- **PROVIDED DATA**
*** Begin section ***

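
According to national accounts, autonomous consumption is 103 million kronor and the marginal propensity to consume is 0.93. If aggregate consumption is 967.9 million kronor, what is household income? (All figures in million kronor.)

103 + 0.93Y = 967.9
0.93Y = 864.9, so Y = 864.9/0.93 = 930

Y = 930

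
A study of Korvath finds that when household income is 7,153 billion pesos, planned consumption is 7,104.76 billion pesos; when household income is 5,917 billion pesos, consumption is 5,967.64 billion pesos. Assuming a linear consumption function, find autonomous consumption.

a = 524

MPC = ΔC/ΔY = (7104.76 − 5967.64)/(7153 − 5917) = 1137.12/1236 = 0.92
a = C − MPC·Y = 5967.64 − 0.92(5917) = 5967.64 − 5443.64 = 524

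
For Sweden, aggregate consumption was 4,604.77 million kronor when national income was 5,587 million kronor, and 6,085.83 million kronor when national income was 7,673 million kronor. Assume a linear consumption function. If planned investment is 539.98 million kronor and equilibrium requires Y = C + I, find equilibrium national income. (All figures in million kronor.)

Y = 4062

MPC = (6085.83 − 4604.77)/(7673 − 5587) = 1481.06/2086 = 0.71
a = 4604.77 − 0.71(5587) = 638
Equilibrium: Y = 638 + 0.71Y + 539.98
0.29Y = 1177.98, so Y = 1177.98/0.29 = 4062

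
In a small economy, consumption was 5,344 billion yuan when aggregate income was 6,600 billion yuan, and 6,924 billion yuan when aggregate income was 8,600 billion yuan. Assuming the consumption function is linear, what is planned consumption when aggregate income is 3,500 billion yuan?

C = 2895

MPC = (6924 − 5344)/(8600 − 6600) = 1580/2000 = 0.79
a = 5344 − 0.79(6600) = 5344 − 5214 = 130
C = 130 + 0.79(3500) = 130 + 2765 = 2895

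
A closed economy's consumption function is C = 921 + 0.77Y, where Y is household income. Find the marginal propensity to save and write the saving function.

MPS = 0.23; S = -921 + 0.23Y

MPS = 1 − MPC = 1 − 0.77 = 0.23
S = Y − C = -921 + 0.23Y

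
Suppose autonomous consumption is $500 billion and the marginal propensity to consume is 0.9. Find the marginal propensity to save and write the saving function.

MPS = 0.1; S = -500 + 0.1Y

MPS = 1 − MPC = 1 − 0.9 = 0.1
S = Y − C = -500 + 0.1Y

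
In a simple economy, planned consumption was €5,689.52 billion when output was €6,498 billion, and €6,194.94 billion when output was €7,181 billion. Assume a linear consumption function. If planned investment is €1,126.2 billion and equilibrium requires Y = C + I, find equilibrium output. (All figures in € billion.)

Y = 7720

MPC = (6194.94 − 5689.52)/(7181 − 6498) = 505.42/683 = 0.74
a = 5689.52 − 0.74(6498) = 881
Equilibrium: Y = 881 + 0.74Y + 1126.2
0.26Y = 2007.2, so Y = 2007.2/0.26 = 7720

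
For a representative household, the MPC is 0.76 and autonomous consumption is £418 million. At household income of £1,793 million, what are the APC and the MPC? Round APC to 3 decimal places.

MPC = 0.76 (the slope of the consumption function)
C = 418 + 0.76(1793) = 1780.68, so APC = 1780.68/1793 = 0.993

APC = 0.993; MPC = 0.76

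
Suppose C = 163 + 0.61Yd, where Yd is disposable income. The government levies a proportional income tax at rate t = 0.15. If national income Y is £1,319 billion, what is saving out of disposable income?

S = 274.2485

Yd = (1 − 0.15)(1319) = 0.85(1319) = 1121.15
C = 163 + 0.61(1121.15) = 163 + 683.9015 = 846.9015
S = Yd − C = 1121.15 − 846.9015 = 274.2485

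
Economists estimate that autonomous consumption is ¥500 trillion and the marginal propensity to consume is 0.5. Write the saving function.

S = -500 + 0.5Y

S = Y − C = Y − (500 + 0.5Y) = -500 + (1 − 0.5)Y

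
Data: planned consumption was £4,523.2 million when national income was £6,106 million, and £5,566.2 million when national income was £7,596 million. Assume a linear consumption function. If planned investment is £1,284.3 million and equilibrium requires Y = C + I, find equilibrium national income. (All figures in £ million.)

MPC = (5566.2 − 4523.2)/(7596 − 6106) = 1043/1490 = 0.7
a = 4523.2 − 0.7(6106) = 249
Equilibrium: Y = 249 + 0.7Y + 1284.3
0.3Y = 1533.3, so Y = 1533.3/0.3 = 5111

Y = 5111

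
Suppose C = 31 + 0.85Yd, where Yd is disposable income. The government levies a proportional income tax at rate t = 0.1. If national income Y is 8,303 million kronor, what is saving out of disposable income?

Yd = (1 − 0.1)(8303) = 0.9(8303) = 7472.7
C = 31 + 0.85(7472.7) = 31 + 6351.795 = 6382.795
S = Yd − C = 7472.7 − 6382.795 = 1089.905

S = 1089.905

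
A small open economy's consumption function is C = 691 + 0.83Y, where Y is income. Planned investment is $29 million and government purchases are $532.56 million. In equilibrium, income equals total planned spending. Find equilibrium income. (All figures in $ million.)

Y = 7368

Y = C + I + G = 691 + 0.83Y + 29 + 532.56
Y − 0.83Y = 1252.56
0.17Y = 1252.56, so Y = 1252.56/0.17 = 7368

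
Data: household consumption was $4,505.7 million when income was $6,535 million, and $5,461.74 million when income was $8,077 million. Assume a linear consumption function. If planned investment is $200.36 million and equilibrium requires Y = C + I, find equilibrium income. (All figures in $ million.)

Y = 1722

MPC = (5461.74 − 4505.7)/(8077 − 6535) = 956.04/1542 = 0.62
a = 4505.7 − 0.62(6535) = 454
Equilibrium: Y = 454 + 0.62Y + 200.36
0.38Y = 654.36, so Y = 654.36/0.38 = 1722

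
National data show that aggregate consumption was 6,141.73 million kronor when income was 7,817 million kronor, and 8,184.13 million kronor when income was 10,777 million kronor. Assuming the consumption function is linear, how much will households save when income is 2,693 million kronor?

S = 86.83

MPC = (8184.13 − 6141.73)/(10777 − 7817) = 2042.4/2960 = 0.69
a = 6141.73 − 0.69(7817) = 6141.73 − 5393.73 = 748
C = 748 + 0.69(2693) = 2606.17
S = 2693 − 2606.17 = 86.83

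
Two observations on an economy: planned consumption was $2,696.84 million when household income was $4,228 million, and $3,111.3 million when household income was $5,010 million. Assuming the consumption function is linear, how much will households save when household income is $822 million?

MPC = (3111.3 − 2696.84)/(5010 − 4228) = 414.46/782 = 0.53
a = 2696.84 − 0.53(4228) = 2696.84 − 2240.84 = 456
C = 456 + 0.53(822) = 891.66
S = 822 − 891.66 = -69.66

S = -69.66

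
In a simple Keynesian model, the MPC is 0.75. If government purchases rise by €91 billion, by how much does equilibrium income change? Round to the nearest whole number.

The multiplier is 1/(1 − MPC) = 1/0.25.
ΔY = 91/0.25 = 364.00 ≈ 364

ΔY ≈ 364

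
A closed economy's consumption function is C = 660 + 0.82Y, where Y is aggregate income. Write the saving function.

S = -660 + 0.18Y

S = Y − C = Y − (660 + 0.82Y) = -660 + (1 − 0.82)Y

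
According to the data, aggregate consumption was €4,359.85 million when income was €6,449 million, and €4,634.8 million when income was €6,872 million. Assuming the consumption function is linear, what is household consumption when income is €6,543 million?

MPC = (4634.8 − 4359.85)/(6872 − 6449) = 274.95/423 = 0.65
a = 4359.85 − 0.65(6449) = 4359.85 − 4191.85 = 168
C = 168 + 0.65(6543) = 168 + 4252.95 = 4420.95

C = 4420.95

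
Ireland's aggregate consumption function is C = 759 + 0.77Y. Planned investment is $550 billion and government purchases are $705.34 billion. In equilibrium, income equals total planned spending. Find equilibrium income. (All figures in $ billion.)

Y = C + I + G = 759 + 0.77Y + 550 + 705.34
Y − 0.77Y = 2014.34
0.23Y = 2014.34, so Y = 2014.34/0.23 = 8758

Y = 8758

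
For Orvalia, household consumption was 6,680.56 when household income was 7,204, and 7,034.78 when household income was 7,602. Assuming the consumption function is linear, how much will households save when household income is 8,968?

MPC = (7034.78 − 6680.56)/(7602 − 7204) = 354.22/398 = 0.89
a = 6680.56 − 0.89(7204) = 6680.56 − 6411.56 = 269
C = 269 + 0.89(8968) = 8250.52
S = 8968 − 8250.52 = 717.48

S = 717.48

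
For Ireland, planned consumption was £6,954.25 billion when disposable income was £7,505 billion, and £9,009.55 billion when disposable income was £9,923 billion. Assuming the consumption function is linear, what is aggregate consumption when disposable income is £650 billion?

C = 1127.5

MPC = (9009.55 − 6954.25)/(9923 − 7505) = 2055.3/2418 = 0.85
a = 6954.25 − 0.85(7505) = 6954.25 − 6379.25 = 575
C = 575 + 0.85(650) = 575 + 552.5 = 1127.5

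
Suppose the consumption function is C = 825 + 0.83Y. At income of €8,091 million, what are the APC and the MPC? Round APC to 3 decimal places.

MPC = 0.83 (the slope of the consumption function)
C = 825 + 0.83(8091) = 7540.53, so APC = 7540.53/8091 = 0.932

APC = 0.932; MPC = 0.83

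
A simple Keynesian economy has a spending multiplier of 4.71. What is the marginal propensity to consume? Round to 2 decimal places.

k = 1/(1 − MPC), so 1 − MPC = 1/k = 1/4.71 = 0.2123
MPC = 1 − 0.2123 = 0.79

MPC = 0.79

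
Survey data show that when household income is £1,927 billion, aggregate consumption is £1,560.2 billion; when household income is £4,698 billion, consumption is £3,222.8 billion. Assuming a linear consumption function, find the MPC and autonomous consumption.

MPC = 0.6; a = 404

MPC = ΔC/ΔY = (3222.8 − 1560.2)/(4698 − 1927) = 1662.6/2771 = 0.6
a = C − MPC·Y = 1560.2 − 0.6(1927) = 1560.2 − 1156.2 = 404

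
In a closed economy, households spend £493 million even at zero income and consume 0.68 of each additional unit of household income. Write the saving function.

S = Y − C = Y − (493 + 0.68Y) = -493 + (1 − 0.68)Y

S = -493 + 0.32Y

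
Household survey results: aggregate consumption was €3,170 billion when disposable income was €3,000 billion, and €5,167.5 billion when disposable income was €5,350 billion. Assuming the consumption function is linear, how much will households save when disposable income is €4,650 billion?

S = 77.5

MPC = (5167.5 − 3170)/(5350 − 3000) = 1997.5/2350 = 0.85
a = 3170 − 0.85(3000) = 3170 − 2550 = 620
C = 620 + 0.85(4650) = 4572.5
S = 4650 − 4572.5 = 77.5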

*** End section ***

- **YOUR GOAL**
Each line from the one containing "Household survey results: aggregate" through the end of the material should be restated word for word; leave out every line before it.

- **ANSWER FOR THIS EXERCISE**
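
Household survey results: aggregate consumption was €3,170 billion when disposable income was €3,000 billion, and €5,167.5 billion when disposable income was €5,350 billion. Assuming the consumption function is linear, how much will households save when disposable income is €4,650 billion?

S = 77.5

MPC = (5167.5 − 3170)/(5350 − 3000) = 1997.5/2350 = 0.85
a = 3170 − 0.85(3000) = 3170 − 2550 = 620
C = 620 + 0.85(4650) = 4572.5
S = 4650 − 4572.5 = 77.5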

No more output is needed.